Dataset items
════════════════

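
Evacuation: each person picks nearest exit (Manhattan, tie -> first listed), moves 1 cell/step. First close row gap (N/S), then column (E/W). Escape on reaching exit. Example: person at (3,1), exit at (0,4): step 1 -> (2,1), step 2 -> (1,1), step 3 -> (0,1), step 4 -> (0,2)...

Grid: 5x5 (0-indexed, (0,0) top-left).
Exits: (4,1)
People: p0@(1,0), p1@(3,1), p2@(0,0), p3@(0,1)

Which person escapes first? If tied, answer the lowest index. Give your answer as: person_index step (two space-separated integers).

Answer: 1 1

Derivation:
Step 1: p0:(1,0)->(2,0) | p1:(3,1)->(4,1)->EXIT | p2:(0,0)->(1,0) | p3:(0,1)->(1,1)
Step 2: p0:(2,0)->(3,0) | p1:escaped | p2:(1,0)->(2,0) | p3:(1,1)->(2,1)
Step 3: p0:(3,0)->(4,0) | p1:escaped | p2:(2,0)->(3,0) | p3:(2,1)->(3,1)
Step 4: p0:(4,0)->(4,1)->EXIT | p1:escaped | p2:(3,0)->(4,0) | p3:(3,1)->(4,1)->EXIT
Step 5: p0:escaped | p1:escaped | p2:(4,0)->(4,1)->EXIT | p3:escaped
Exit steps: [4, 1, 5, 4]
First to escape: p1 at step 1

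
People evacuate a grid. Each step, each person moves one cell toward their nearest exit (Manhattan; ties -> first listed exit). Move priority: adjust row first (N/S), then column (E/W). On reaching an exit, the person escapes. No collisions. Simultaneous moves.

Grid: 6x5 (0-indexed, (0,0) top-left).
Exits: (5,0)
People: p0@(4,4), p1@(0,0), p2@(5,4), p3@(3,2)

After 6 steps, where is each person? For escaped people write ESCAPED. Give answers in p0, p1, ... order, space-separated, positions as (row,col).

Step 1: p0:(4,4)->(5,4) | p1:(0,0)->(1,0) | p2:(5,4)->(5,3) | p3:(3,2)->(4,2)
Step 2: p0:(5,4)->(5,3) | p1:(1,0)->(2,0) | p2:(5,3)->(5,2) | p3:(4,2)->(5,2)
Step 3: p0:(5,3)->(5,2) | p1:(2,0)->(3,0) | p2:(5,2)->(5,1) | p3:(5,2)->(5,1)
Step 4: p0:(5,2)->(5,1) | p1:(3,0)->(4,0) | p2:(5,1)->(5,0)->EXIT | p3:(5,1)->(5,0)->EXIT
Step 5: p0:(5,1)->(5,0)->EXIT | p1:(4,0)->(5,0)->EXIT | p2:escaped | p3:escaped

ESCAPED ESCAPED ESCAPED ESCAPED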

════════════════

[YOUR OBJECTIVE]
Each line from the one containing "After 6 steps, where" through the end of the entries, both included, is to be returned exactly, with no other lines.

[THE COMPLETED TASK]
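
After 6 steps, where is each person? For escaped people write ESCAPED. Give answers in p0, p1, ... order, space-separated, positions as (row,col).

Step 1: p0:(4,4)->(5,4) | p1:(0,0)->(1,0) | p2:(5,4)->(5,3) | p3:(3,2)->(4,2)
Step 2: p0:(5,4)->(5,3) | p1:(1,0)->(2,0) | p2:(5,3)->(5,2) | p3:(4,2)->(5,2)
Step 3: p0:(5,3)->(5,2) | p1:(2,0)->(3,0) | p2:(5,2)->(5,1) | p3:(5,2)->(5,1)
Step 4: p0:(5,2)->(5,1) | p1:(3,0)->(4,0) | p2:(5,1)->(5,0)->EXIT | p3:(5,1)->(5,0)->EXIT
Step 5: p0:(5,1)->(5,0)->EXIT | p1:(4,0)->(5,0)->EXIT | p2:escaped | p3:escaped

ESCAPED ESCAPED ESCAPED ESCAPED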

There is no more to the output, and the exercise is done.